▶ [INSTRUCTIONS TO FOLLOW] Print out every entry, keeping each line identical to the original.

▶ [STORED DATA]

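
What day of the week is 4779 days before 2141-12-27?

Friday

Dec 27, 2141 is a Wednesday.
4779 mod 7 = 5, so 4779 days before a Wednesday is Wednesday − 5 = Friday.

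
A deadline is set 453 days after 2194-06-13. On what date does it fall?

+365 (one year) → Jun 13, 2195 (88 left).
Jun has 30 days: +18 → Jul 1, 2195 (70 left).
Jul has 31 days: +31 → Aug 1, 2195 (39 left).
Aug has 31 days: +31 → Sep 1, 2195 (8 left).
+8 → Sep 9, 2195.

September 9, 2195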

▶ [THE ANSWER]
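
What day of the week is 4779 days before 2141-12-27?

Friday

Dec 27, 2141 is a Wednesday.
4779 mod 7 = 5, so 4779 days before a Wednesday is Wednesday − 5 = Friday.

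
A deadline is set 453 days after 2194-06-13. On what date does it fall?

+365 (one year) → Jun 13, 2195 (88 left).
Jun has 30 days: +18 → Jul 1, 2195 (70 left).
Jul has 31 days: +31 → Aug 1, 2195 (39 left).
Aug has 31 days: +31 → Sep 1, 2195 (8 left).
+8 → Sep 9, 2195.

September 9, 2195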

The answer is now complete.